PROBLEM REQUIREMENTS
Starting from the line that contains "B), clear(A), clear(C), clear(D), clear(E), clear(G), handempty", output every remaining line of the records below exactly as it appears, that line and the last one included.
────
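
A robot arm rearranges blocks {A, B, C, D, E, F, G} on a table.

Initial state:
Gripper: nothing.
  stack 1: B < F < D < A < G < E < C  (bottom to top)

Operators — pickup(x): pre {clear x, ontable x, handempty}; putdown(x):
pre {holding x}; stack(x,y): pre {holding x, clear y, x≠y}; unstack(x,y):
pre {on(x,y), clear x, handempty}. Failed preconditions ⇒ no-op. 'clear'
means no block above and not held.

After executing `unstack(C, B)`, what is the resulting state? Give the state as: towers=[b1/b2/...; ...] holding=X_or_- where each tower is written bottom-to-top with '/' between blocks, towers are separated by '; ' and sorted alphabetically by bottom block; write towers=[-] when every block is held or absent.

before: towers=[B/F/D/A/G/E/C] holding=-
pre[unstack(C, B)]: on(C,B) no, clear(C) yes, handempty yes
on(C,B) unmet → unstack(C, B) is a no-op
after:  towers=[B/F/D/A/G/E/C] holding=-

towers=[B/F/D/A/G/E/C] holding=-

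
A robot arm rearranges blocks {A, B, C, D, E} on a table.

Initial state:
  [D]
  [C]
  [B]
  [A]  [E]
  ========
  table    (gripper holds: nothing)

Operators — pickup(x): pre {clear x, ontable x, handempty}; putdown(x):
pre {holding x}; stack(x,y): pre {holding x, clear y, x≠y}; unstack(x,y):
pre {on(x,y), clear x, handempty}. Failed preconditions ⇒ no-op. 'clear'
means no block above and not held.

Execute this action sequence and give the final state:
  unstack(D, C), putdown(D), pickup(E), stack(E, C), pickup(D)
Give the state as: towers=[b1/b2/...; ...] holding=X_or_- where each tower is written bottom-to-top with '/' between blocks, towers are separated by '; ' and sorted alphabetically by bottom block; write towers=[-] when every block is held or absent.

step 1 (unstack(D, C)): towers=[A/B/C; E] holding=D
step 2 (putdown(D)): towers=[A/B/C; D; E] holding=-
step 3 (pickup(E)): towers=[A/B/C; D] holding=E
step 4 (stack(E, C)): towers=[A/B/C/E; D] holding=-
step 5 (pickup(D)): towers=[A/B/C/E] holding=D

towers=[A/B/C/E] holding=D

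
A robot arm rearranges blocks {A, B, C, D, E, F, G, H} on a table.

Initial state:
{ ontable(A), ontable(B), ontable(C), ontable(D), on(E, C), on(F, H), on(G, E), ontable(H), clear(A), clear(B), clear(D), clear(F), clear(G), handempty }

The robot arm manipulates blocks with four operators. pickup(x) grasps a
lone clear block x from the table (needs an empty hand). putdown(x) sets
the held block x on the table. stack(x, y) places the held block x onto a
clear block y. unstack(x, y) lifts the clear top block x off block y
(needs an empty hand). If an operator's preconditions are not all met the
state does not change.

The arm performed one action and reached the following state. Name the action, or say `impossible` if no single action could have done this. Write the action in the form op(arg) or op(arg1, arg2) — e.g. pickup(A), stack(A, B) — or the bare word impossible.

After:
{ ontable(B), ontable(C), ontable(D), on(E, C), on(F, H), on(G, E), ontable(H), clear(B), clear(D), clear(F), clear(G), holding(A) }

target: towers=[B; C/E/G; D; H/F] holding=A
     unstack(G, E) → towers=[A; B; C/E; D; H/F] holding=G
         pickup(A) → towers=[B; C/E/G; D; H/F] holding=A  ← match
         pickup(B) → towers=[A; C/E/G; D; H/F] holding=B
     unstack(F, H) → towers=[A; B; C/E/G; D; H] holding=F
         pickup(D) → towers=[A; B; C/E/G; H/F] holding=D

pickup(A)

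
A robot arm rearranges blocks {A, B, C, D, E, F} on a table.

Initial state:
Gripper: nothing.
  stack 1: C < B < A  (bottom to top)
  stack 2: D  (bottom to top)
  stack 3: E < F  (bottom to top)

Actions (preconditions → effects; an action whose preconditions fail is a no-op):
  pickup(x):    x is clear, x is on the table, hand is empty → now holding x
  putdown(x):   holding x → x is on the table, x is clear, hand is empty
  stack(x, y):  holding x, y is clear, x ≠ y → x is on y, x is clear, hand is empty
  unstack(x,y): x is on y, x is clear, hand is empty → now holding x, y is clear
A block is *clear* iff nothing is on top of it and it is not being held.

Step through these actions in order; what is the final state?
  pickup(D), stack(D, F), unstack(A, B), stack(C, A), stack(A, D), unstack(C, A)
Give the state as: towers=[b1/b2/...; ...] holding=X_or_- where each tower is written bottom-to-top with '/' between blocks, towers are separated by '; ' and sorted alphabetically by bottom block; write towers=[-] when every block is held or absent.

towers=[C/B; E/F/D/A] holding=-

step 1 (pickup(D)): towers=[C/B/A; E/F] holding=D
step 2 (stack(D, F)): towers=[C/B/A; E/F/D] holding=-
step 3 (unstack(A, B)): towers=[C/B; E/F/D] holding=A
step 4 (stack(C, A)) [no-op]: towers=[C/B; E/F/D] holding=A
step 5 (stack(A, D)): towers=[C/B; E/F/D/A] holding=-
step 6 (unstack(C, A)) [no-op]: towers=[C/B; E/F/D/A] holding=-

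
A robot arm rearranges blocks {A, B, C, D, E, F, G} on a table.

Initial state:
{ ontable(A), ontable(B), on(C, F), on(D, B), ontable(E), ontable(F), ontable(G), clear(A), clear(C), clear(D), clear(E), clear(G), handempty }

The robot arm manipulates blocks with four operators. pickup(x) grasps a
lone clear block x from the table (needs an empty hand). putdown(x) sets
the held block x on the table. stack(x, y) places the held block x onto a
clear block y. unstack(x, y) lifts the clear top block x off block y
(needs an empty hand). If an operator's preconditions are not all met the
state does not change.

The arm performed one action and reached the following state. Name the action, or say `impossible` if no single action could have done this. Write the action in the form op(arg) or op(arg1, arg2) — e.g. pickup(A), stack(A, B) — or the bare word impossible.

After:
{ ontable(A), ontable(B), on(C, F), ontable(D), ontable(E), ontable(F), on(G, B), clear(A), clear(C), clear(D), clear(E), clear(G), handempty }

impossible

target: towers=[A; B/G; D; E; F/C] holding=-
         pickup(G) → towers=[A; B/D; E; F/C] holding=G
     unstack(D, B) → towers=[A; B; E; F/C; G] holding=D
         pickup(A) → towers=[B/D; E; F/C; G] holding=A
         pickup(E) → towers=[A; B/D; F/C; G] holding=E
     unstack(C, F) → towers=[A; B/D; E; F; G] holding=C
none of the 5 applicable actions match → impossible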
────
OUTPUT OF THE TASK
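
{ ontable(A), ontable(B), on(C, F), ontable(D), ontable(E), ontable(F), on(G, B), clear(A), clear(C), clear(D), clear(E), clear(G), handempty }

impossible

target: towers=[A; B/G; D; E; F/C] holding=-
         pickup(G) → towers=[A; B/D; E; F/C] holding=G
     unstack(D, B) → towers=[A; B; E; F/C; G] holding=D
         pickup(A) → towers=[B/D; E; F/C; G] holding=A
         pickup(E) → towers=[A; B/D; F/C; G] holding=E
     unstack(C, F) → towers=[A; B/D; E; F; G] holding=C
none of the 5 applicable actions match → impossible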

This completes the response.